Record excerpts:
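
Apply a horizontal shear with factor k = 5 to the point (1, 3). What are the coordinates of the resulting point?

Shear matrix for horizontal shear with factor k = 5:
[[1, 5], [0, 1]]
Result: (1, 3) → (16, 3)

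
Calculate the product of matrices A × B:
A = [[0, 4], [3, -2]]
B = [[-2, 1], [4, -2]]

Matrix multiplication:
C[0][0] = 0×-2 + 4×4 = 16
C[0][1] = 0×1 + 4×-2 = -8
C[1][0] = 3×-2 + -2×4 = -14
C[1][1] = 3×1 + -2×-2 = 7
Result: [[16, -8], [-14, 7]]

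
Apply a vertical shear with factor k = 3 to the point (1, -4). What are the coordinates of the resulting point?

Shear matrix for vertical shear with factor k = 3:
[[1, 0], [3, 1]]
Result: (1, -4) → (1, -1)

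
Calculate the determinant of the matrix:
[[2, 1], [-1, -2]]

For a 2×2 matrix [[a, b], [c, d]], det = ad - bc
det = (2)(-2) - (1)(-1) = -4 - -1 = -3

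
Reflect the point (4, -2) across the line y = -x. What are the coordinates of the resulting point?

Reflection across line y = -x: (4, -2) → (2, -4)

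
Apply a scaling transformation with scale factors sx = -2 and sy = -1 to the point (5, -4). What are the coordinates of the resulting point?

Scaling matrix:
[[-2, 0], [0, -1]]
Result: (5 × -2, -4 × -1) = (-10, 4)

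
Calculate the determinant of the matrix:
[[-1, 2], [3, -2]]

For a 2×2 matrix [[a, b], [c, d]], det = ad - bc
det = (-1)(-2) - (2)(3) = 2 - 6 = -4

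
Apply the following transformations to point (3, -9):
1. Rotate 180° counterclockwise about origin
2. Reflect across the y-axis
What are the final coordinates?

Step 1: Rotate 180° → (-3, 9)
Step 2: Reflect across y-axis → (3, 9)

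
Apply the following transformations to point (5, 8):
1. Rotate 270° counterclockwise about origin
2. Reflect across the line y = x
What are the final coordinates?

Step 1: Rotate 270° → (8, -5)
Step 2: Reflect across line y = x → (-5, 8)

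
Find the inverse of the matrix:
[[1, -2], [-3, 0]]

For [[a,b],[c,d]], inverse = (1/det)·[[d,-b],[-c,a]]
det = (1)(0) - (-2)(-3) = 0 - 6 = -6
Inverse = (1/-6)·[[0, 2], [3, 1]]
= [[0, -1/3], [-1/2, -1/6]]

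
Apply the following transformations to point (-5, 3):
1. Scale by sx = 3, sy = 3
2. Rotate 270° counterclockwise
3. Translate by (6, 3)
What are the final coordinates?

Step 1: Scale → (-15, 9)
Step 2: Rotate 270° → (9, 15)
Step 3: Translate → (15, 18)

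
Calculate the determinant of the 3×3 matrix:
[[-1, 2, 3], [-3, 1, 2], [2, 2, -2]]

Expansion along first row:
det = -1·det([[1,2],[2,-2]]) - 2·det([[-3,2],[2,-2]]) + 3·det([[-3,1],[2,2]])
    = -1·(1·-2 - 2·2) - 2·(-3·-2 - 2·2) + 3·(-3·2 - 1·2)
    = -1·-6 - 2·2 + 3·-8
    = 6 + -4 + -24 = -22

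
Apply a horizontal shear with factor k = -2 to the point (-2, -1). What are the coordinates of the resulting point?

Shear matrix for horizontal shear with factor k = -2:
[[1, -2], [0, 1]]
Result: (-2, -1) → (0, -1)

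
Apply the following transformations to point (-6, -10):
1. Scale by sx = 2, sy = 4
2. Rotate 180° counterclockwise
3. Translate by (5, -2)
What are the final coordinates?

Step 1: Scale → (-12, -40)
Step 2: Rotate 180° → (12, 40)
Step 3: Translate → (17, 38)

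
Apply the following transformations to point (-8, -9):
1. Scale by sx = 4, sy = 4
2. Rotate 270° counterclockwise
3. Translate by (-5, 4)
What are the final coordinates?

Step 1: Scale → (-32, -36)
Step 2: Rotate 270° → (-36, 32)
Step 3: Translate → (-41, 36)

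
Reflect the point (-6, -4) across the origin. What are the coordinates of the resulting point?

Reflection across origin: (-6, -4) → (6, 4)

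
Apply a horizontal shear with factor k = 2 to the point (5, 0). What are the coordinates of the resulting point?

Shear matrix for horizontal shear with factor k = 2:
[[1, 2], [0, 1]]
Result: (5, 0) → (5, 0)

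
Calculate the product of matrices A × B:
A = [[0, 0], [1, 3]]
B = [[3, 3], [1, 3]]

Matrix multiplication:
C[0][0] = 0×3 + 0×1 = 0
C[0][1] = 0×3 + 0×3 = 0
C[1][0] = 1×3 + 3×1 = 6
C[1][1] = 1×3 + 3×3 = 12
Result: [[0, 0], [6, 12]]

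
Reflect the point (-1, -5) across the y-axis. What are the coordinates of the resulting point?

Reflection across y-axis: (-1, -5) → (1, -5)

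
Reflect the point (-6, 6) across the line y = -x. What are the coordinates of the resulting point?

Reflection across line y = -x: (-6, 6) → (-6, 6)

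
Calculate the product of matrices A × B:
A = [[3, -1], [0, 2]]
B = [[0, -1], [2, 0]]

Matrix multiplication:
C[0][0] = 3×0 + -1×2 = -2
C[0][1] = 3×-1 + -1×0 = -3
C[1][0] = 0×0 + 2×2 = 4
C[1][1] = 0×-1 + 2×0 = 0
Result: [[-2, -3], [4, 0]]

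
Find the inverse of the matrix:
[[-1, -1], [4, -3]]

For [[a,b],[c,d]], inverse = (1/det)·[[d,-b],[-c,a]]
det = (-1)(-3) - (-1)(4) = 3 - -4 = 7
Inverse = (1/7)·[[-3, 1], [-4, -1]]
= [[-3/7, 1/7], [-4/7, -1/7]]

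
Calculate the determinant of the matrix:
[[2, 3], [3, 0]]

For a 2×2 matrix [[a, b], [c, d]], det = ad - bc
det = (2)(0) - (3)(3) = 0 - 9 = -9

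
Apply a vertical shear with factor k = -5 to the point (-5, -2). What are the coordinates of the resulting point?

Shear matrix for vertical shear with factor k = -5:
[[1, 0], [-5, 1]]
Result: (-5, -2) → (-5, 23)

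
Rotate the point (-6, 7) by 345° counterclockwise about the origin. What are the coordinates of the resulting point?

Rotation matrix for 345°: [[cos 345°, -sin 345°], [sin 345°, cos 345°]] ≈ [[0.965926, 0.258819], [-0.258819, 0.965926]]
[[0.965926, 0.258819], [-0.258819, 0.965926]] × [-6, 7]ᵀ ≈ [-3.9838, 8.3144]ᵀ
Result: (-3.9838, 8.3144)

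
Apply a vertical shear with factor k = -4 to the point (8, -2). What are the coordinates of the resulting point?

Shear matrix for vertical shear with factor k = -4:
[[1, 0], [-4, 1]]
Result: (8, -2) → (8, -34)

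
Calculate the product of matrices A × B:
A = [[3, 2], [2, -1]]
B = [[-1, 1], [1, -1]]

Matrix multiplication:
C[0][0] = 3×-1 + 2×1 = -1
C[0][1] = 3×1 + 2×-1 = 1
C[1][0] = 2×-1 + -1×1 = -3
C[1][1] = 2×1 + -1×-1 = 3
Result: [[-1, 1], [-3, 3]]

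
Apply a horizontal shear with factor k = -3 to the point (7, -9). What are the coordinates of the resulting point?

Shear matrix for horizontal shear with factor k = -3:
[[1, -3], [0, 1]]
Result: (7, -9) → (34, -9)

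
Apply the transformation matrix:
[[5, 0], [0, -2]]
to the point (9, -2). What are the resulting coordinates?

Matrix multiplication:
[[5, 0], [0, -2]] × [9, -2]ᵀ
= [(5)(9) + (0)(-2), (0)(9) + (-2)(-2)]ᵀ
= [45, 4]ᵀ
Result: (45, 4)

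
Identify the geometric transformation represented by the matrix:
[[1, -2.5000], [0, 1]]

This matrix represents: horizontal shear with factor -2.5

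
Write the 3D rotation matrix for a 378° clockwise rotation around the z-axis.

Rotation matrix for clockwise 378° around z-axis:
A clockwise rotation by 378° is a counterclockwise rotation by -378°.
cos(-378°) = 0.9511, sin(-378°) = -0.3090
Result: [[0.9511, 0.3090, 0], [-0.3090, 0.9511, 0], [0, 0, 1]]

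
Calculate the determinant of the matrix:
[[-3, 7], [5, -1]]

For a 2×2 matrix [[a, b], [c, d]], det = ad - bc
det = (-3)(-1) - (7)(5) = 3 - 35 = -32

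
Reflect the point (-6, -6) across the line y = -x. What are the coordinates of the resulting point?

Reflection across line y = -x: (-6, -6) → (6, 6)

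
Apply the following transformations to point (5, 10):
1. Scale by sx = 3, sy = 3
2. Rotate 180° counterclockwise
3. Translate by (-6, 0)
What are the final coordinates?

Step 1: Scale → (15, 30)
Step 2: Rotate 180° → (-15, -30)
Step 3: Translate → (-21, -30)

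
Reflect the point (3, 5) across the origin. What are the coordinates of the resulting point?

Reflection across origin: (3, 5) → (-3, -5)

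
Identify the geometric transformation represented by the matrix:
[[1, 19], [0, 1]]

This matrix represents: horizontal shear with factor 19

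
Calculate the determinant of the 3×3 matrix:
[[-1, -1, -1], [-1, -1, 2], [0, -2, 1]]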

Work to be completed:
Output the records above exactly, from their first line through the line that contains "2. Reflect across the y-axis", and add nothing.

Answer section:
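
Apply a horizontal shear with factor k = 5 to the point (1, 3). What are the coordinates of the resulting point?

Shear matrix for horizontal shear with factor k = 5:
[[1, 5], [0, 1]]
Result: (1, 3) → (16, 3)

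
Calculate the product of matrices A × B:
A = [[0, 4], [3, -2]]
B = [[-2, 1], [4, -2]]

Matrix multiplication:
C[0][0] = 0×-2 + 4×4 = 16
C[0][1] = 0×1 + 4×-2 = -8
C[1][0] = 3×-2 + -2×4 = -14
C[1][1] = 3×1 + -2×-2 = 7
Result: [[16, -8], [-14, 7]]

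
Apply a vertical shear with factor k = 3 to the point (1, -4). What are the coordinates of the resulting point?

Shear matrix for vertical shear with factor k = 3:
[[1, 0], [3, 1]]
Result: (1, -4) → (1, -1)

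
Calculate the determinant of the matrix:
[[2, 1], [-1, -2]]

For a 2×2 matrix [[a, b], [c, d]], det = ad - bc
det = (2)(-2) - (1)(-1) = -4 - -1 = -3

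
Reflect the point (4, -2) across the line y = -x. What are the coordinates of the resulting point?

Reflection across line y = -x: (4, -2) → (2, -4)

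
Apply a scaling transformation with scale factors sx = -2 and sy = -1 to the point (5, -4). What are the coordinates of the resulting point?

Scaling matrix:
[[-2, 0], [0, -1]]
Result: (5 × -2, -4 × -1) = (-10, 4)

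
Calculate the determinant of the matrix:
[[-1, 2], [3, -2]]

For a 2×2 matrix [[a, b], [c, d]], det = ad - bc
det = (-1)(-2) - (2)(3) = 2 - 6 = -4

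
Apply the following transformations to point (3, -9):
1. Rotate 180° counterclockwise about origin
2. Reflect across the y-axis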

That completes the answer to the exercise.